:: Entries provided ::
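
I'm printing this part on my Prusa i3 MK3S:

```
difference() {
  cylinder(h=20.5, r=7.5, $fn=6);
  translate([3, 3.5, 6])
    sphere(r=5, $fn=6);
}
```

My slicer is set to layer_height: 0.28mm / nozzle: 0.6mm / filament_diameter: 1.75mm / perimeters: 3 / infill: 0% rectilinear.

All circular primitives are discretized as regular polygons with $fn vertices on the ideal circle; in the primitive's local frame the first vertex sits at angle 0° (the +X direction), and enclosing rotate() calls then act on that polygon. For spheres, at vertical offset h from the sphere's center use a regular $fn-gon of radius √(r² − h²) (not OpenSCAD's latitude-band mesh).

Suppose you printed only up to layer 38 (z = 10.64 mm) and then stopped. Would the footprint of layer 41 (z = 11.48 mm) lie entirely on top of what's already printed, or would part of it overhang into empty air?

part overhangs

Compare the two slices. At z = 10.64: the cylinder: section is a regular 6-gon, circumradius r=7.5 (area = (6/2)·7.500²·sin(360°/6) = 146.14 mm²); the r=5 sphere at (3, 3.5) slices to a regular 6-gon of circumradius 1.863 (√(r²−h²) with h=4.64 from center) (area = (6/2)·1.863²·sin(360°/6) = 9.02 mm²); Taking the first minus the rest: starting from the r=7.5 cylinder (146.14 mm²), the r=5 sphere at (3, 3.5) lies wholly inside it (removes its full 9.02 mm² and its 11.18 mm outline becomes a hole wall) — area = 137.13 mm². At z = 11.48: the r=7.5 cylinder contributes a regular 6-gon of circumradius 7.5 (area = (6/2)·7.500²·sin(360°/6) = 146.14 mm²); the sphere at (3, 3.5) does not reach this height (|z−center|=5.480 > r=5); Subtracting the remaining from the first: none of the subtracted shapes is present at this height, so the r=7.5 cylinder is unchanged — area = 146.14 mm². Checking containment: at z = 11.48 the cross-section extends beyond the z = 10.64 cross-section by about 9.02 mm².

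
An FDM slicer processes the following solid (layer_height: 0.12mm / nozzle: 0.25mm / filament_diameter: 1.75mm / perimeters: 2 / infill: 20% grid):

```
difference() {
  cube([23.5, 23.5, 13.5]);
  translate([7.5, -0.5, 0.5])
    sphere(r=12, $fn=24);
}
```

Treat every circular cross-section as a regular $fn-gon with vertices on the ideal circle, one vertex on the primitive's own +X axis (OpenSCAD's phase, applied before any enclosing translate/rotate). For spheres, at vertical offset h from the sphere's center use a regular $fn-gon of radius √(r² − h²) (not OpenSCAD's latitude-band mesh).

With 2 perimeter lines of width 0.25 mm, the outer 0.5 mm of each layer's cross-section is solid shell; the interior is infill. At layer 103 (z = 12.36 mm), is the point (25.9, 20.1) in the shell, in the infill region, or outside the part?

At z = 12.36 mm: the 23.5×23.5 cube contributes its full rectangle; the r=12 sphere at (7.5, -0.5) slices to a regular 24-gon of circumradius 1.828 (√(r²−h²) with h=11.86 from center); After the difference (first − rest): starting from the 23.5×23.5 cube, the r=12 sphere at (7.5, -0.5) partially overlaps it — only the 3.39 mm² overlap (of its 10.37 mm²) is removed, clipping the outline — 1 connected region. Overall, the cross-section is a single solid region. The nearest boundary edge runs (23.50, 23.50)→(23.50, 0.00); distance from the point to it = 2.40 mm. The point is not inside any of the regions above, so it lies outside the cross-section (2.40 mm from the nearest boundary).

outside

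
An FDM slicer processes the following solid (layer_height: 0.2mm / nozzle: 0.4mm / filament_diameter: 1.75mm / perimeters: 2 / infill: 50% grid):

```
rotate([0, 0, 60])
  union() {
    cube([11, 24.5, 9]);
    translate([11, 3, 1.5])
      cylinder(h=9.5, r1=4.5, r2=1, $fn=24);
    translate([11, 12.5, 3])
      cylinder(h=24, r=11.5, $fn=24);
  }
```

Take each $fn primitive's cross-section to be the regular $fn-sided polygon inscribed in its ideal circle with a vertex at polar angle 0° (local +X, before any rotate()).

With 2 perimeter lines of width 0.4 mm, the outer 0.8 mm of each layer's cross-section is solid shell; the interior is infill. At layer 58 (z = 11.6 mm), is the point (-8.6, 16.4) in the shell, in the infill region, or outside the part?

infill

At z = 11.6 mm: the cube is absent (z outside [0, 9]); the cone at (11, 3) is absent (z outside [1.5, 11]); the cylinder at (11, 12.5): section is a regular 24-gon, circumradius r=11.5; Combining (union): only the r=11.5 cylinder at (11, 12.5) is present, so the union is just that shape — 1 connected region; (whole slice rotated 60° about Z — lengths, areas and connectivity unchanged). Overall, the cross-section is a single solid region. Undo the 60° rotation: the query point maps to (9.903, 15.648) in the un-rotated model frame. The nearest boundary edge runs (8.02, 23.61)→(5.25, 22.46); distance from the point to it = 8.07 mm. The point is inside the cross-section and 8.07 mm from the nearest boundary — more than the 0.8 mm shell width (2 × 0.4), so it's in the infill interior.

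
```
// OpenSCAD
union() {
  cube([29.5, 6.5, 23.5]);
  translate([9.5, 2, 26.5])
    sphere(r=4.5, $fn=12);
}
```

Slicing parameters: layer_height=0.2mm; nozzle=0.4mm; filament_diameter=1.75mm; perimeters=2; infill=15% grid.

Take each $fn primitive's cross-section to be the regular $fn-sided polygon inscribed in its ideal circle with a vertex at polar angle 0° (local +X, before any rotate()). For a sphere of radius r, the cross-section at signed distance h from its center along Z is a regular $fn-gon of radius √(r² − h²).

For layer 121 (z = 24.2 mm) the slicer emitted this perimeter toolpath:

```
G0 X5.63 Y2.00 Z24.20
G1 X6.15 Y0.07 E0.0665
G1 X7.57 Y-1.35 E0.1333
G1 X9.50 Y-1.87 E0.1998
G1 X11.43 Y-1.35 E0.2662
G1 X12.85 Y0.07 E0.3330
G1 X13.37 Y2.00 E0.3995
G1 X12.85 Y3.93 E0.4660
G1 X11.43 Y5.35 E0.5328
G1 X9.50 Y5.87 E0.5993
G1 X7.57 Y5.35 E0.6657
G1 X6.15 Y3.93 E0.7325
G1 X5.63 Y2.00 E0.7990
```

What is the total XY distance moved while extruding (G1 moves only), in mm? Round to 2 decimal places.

Sum the Euclidean lengths of each G1 segment: total = 24.02 mm.

24.02 mm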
:::
● **Brief**
Please return every line of the data, unaltered.

● **Response to this exercise**
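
I'm printing this part on my Prusa i3 MK3S:

```
difference() {
  cylinder(h=20.5, r=7.5, $fn=6);
  translate([3, 3.5, 6])
    sphere(r=5, $fn=6);
}
```

My slicer is set to layer_height: 0.28mm / nozzle: 0.6mm / filament_diameter: 1.75mm / perimeters: 3 / infill: 0% rectilinear.

All circular primitives are discretized as regular polygons with $fn vertices on the ideal circle; in the primitive's local frame the first vertex sits at angle 0° (the +X direction), and enclosing rotate() calls then act on that polygon. For spheres, at vertical offset h from the sphere's center use a regular $fn-gon of radius √(r² − h²) (not OpenSCAD's latitude-band mesh).

Suppose you printed only up to layer 38 (z = 10.64 mm) and then stopped. Would the footprint of layer 41 (z = 11.48 mm) lie entirely on top of what's already printed, or would part of it overhang into empty air?

part overhangs

Compare the two slices. At z = 10.64: the cylinder: section is a regular 6-gon, circumradius r=7.5 (area = (6/2)·7.500²·sin(360°/6) = 146.14 mm²); the r=5 sphere at (3, 3.5) slices to a regular 6-gon of circumradius 1.863 (√(r²−h²) with h=4.64 from center) (area = (6/2)·1.863²·sin(360°/6) = 9.02 mm²); Taking the first minus the rest: starting from the r=7.5 cylinder (146.14 mm²), the r=5 sphere at (3, 3.5) lies wholly inside it (removes its full 9.02 mm² and its 11.18 mm outline becomes a hole wall) — area = 137.13 mm². At z = 11.48: the r=7.5 cylinder contributes a regular 6-gon of circumradius 7.5 (area = (6/2)·7.500²·sin(360°/6) = 146.14 mm²); the sphere at (3, 3.5) does not reach this height (|z−center|=5.480 > r=5); Subtracting the remaining from the first: none of the subtracted shapes is present at this height, so the r=7.5 cylinder is unchanged — area = 146.14 mm². Checking containment: at z = 11.48 the cross-section extends beyond the z = 10.64 cross-section by about 9.02 mm².

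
An FDM slicer processes the following solid (layer_height: 0.12mm / nozzle: 0.25mm / filament_diameter: 1.75mm / perimeters: 2 / infill: 20% grid):

```
difference() {
  cube([23.5, 23.5, 13.5]);
  translate([7.5, -0.5, 0.5])
    sphere(r=12, $fn=24);
}
```

Treat every circular cross-section as a regular $fn-gon with vertices on the ideal circle, one vertex on the primitive's own +X axis (OpenSCAD's phase, applied before any enclosing translate/rotate). For spheres, at vertical offset h from the sphere's center use a regular $fn-gon of radius √(r² − h²) (not OpenSCAD's latitude-band mesh).

With 2 perimeter lines of width 0.25 mm, the outer 0.5 mm of each layer's cross-section is solid shell; the interior is infill. At layer 103 (z = 12.36 mm), is the point (25.9, 20.1) in the shell, in the infill region, or outside the part?

At z = 12.36 mm: the 23.5×23.5 cube contributes its full rectangle; the r=12 sphere at (7.5, -0.5) slices to a regular 24-gon of circumradius 1.828 (√(r²−h²) with h=11.86 from center); After the difference (first − rest): starting from the 23.5×23.5 cube, the r=12 sphere at (7.5, -0.5) partially overlaps it — only the 3.39 mm² overlap (of its 10.37 mm²) is removed, clipping the outline — 1 connected region. Overall, the cross-section is a single solid region. The nearest boundary edge runs (23.50, 23.50)→(23.50, 0.00); distance from the point to it = 2.40 mm. The point is not inside any of the regions above, so it lies outside the cross-section (2.40 mm from the nearest boundary).

outside

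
An FDM slicer processes the following solid (layer_height: 0.2mm / nozzle: 0.4mm / filament_diameter: 1.75mm / perimeters: 2 / infill: 50% grid):

```
rotate([0, 0, 60])
  union() {
    cube([11, 24.5, 9]);
    translate([11, 3, 1.5])
      cylinder(h=9.5, r1=4.5, r2=1, $fn=24);
    translate([11, 12.5, 3])
      cylinder(h=24, r=11.5, $fn=24);
  }
```

Take each $fn primitive's cross-section to be the regular $fn-sided polygon inscribed in its ideal circle with a vertex at polar angle 0° (local +X, before any rotate()).

With 2 perimeter lines of width 0.4 mm, the outer 0.8 mm of each layer's cross-section is solid shell; the interior is infill. At layer 58 (z = 11.6 mm), is the point (-8.6, 16.4) in the shell, in the infill region, or outside the part?

infill

At z = 11.6 mm: the cube is absent (z outside [0, 9]); the cone at (11, 3) is absent (z outside [1.5, 11]); the cylinder at (11, 12.5): section is a regular 24-gon, circumradius r=11.5; Combining (union): only the r=11.5 cylinder at (11, 12.5) is present, so the union is just that shape — 1 connected region; (whole slice rotated 60° about Z — lengths, areas and connectivity unchanged). Overall, the cross-section is a single solid region. Undo the 60° rotation: the query point maps to (9.903, 15.648) in the un-rotated model frame. The nearest boundary edge runs (8.02, 23.61)→(5.25, 22.46); distance from the point to it = 8.07 mm. The point is inside the cross-section and 8.07 mm from the nearest boundary — more than the 0.8 mm shell width (2 × 0.4), so it's in the infill interior.

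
```
// OpenSCAD
union() {
  cube([29.5, 6.5, 23.5]);
  translate([9.5, 2, 26.5])
    sphere(r=4.5, $fn=12);
}
```

Slicing parameters: layer_height=0.2mm; nozzle=0.4mm; filament_diameter=1.75mm; perimeters=2; infill=15% grid.

Take each $fn primitive's cross-section to be the regular $fn-sided polygon inscribed in its ideal circle with a vertex at polar angle 0° (local +X, before any rotate()). For a sphere of radius r, the cross-section at signed distance h from its center along Z is a regular $fn-gon of radius √(r² − h²).

For layer 121 (z = 24.2 mm) the slicer emitted this perimeter toolpath:

```
G0 X5.63 Y2.00 Z24.20
G1 X6.15 Y0.07 E0.0665
G1 X7.57 Y-1.35 E0.1333
G1 X9.50 Y-1.87 E0.1998
G1 X11.43 Y-1.35 E0.2662
G1 X12.85 Y0.07 E0.3330
G1 X13.37 Y2.00 E0.3995
G1 X12.85 Y3.93 E0.4660
G1 X11.43 Y5.35 E0.5328
G1 X9.50 Y5.87 E0.5993
G1 X7.57 Y5.35 E0.6657
G1 X6.15 Y3.93 E0.7325
G1 X5.63 Y2.00 E0.7990
```

What is the total XY distance moved while extruding (G1 moves only), in mm? Round to 2 decimal places.

Sum the Euclidean lengths of each G1 segment: total = 24.02 mm.

24.02 mm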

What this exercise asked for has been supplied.